*What is being asked*
The full data must be written out exactly, with every line included.

*Data excerpts*
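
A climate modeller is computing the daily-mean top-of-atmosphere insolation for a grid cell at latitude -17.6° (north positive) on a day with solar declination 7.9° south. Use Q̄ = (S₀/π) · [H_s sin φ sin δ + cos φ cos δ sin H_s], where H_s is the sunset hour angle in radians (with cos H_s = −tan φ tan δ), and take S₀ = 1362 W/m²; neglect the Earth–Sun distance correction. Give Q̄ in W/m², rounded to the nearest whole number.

The sunset hour angle satisfies cos H_s = −tan φ tan δ = -0.0440, giving H_s = 92.52°. In radians, H_s = 1.6148.
H_s sin φ sin δ = 1.6148 × -0.3024 × -0.1374 = 0.0671.
cos φ cos δ sin H_s = 0.9532 × 0.9905 × 0.9990 = 0.9432.
Q̄ = (1362/π) × (0.0671 + 0.9432) = 433.54 × 1.0103 = 438.01 W/m².

438 W/m²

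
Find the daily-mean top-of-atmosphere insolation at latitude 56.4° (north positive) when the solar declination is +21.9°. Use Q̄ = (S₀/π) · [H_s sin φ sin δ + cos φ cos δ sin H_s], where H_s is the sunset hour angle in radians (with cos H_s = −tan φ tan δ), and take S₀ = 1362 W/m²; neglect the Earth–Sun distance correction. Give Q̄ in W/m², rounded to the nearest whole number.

476 W/m²

The sunset hour angle satisfies cos H_s = −tan φ tan δ = -0.6051, giving H_s = 127.24°. In radians, H_s = 2.2208.
H_s sin φ sin δ = 2.2208 × 0.8329 × 0.3730 = 0.6899.
cos φ cos δ sin H_s = 0.5534 × 0.9278 × 0.7961 = 0.4088.
Q̄ = (1362/π) × (0.6899 + 0.4088) = 433.54 × 1.0987 = 476.33 W/m².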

*Answer space*
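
A climate modeller is computing the daily-mean top-of-atmosphere insolation for a grid cell at latitude -17.6° (north positive) on a day with solar declination 7.9° south. Use Q̄ = (S₀/π) · [H_s sin φ sin δ + cos φ cos δ sin H_s], where H_s is the sunset hour angle in radians (with cos H_s = −tan φ tan δ), and take S₀ = 1362 W/m²; neglect the Earth–Sun distance correction. Give Q̄ in W/m², rounded to the nearest whole number.

The sunset hour angle satisfies cos H_s = −tan φ tan δ = -0.0440, giving H_s = 92.52°. In radians, H_s = 1.6148.
H_s sin φ sin δ = 1.6148 × -0.3024 × -0.1374 = 0.0671.
cos φ cos δ sin H_s = 0.9532 × 0.9905 × 0.9990 = 0.9432.
Q̄ = (1362/π) × (0.0671 + 0.9432) = 433.54 × 1.0103 = 438.01 W/m².

438 W/m²

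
Find the daily-mean top-of-atmosphere insolation at latitude 56.4° (north positive) when the solar declination is +21.9°. Use Q̄ = (S₀/π) · [H_s sin φ sin δ + cos φ cos δ sin H_s], where H_s is the sunset hour angle in radians (with cos H_s = −tan φ tan δ), and take S₀ = 1362 W/m²; neglect the Earth–Sun distance correction. Give Q̄ in W/m², rounded to the nearest whole number.

476 W/m²

The sunset hour angle satisfies cos H_s = −tan φ tan δ = -0.6051, giving H_s = 127.24°. In radians, H_s = 2.2208.
H_s sin φ sin δ = 2.2208 × 0.8329 × 0.3730 = 0.6899.
cos φ cos δ sin H_s = 0.5534 × 0.9278 × 0.7961 = 0.4088.
Q̄ = (1362/π) × (0.6899 + 0.4088) = 433.54 × 1.0987 = 476.33 W/m².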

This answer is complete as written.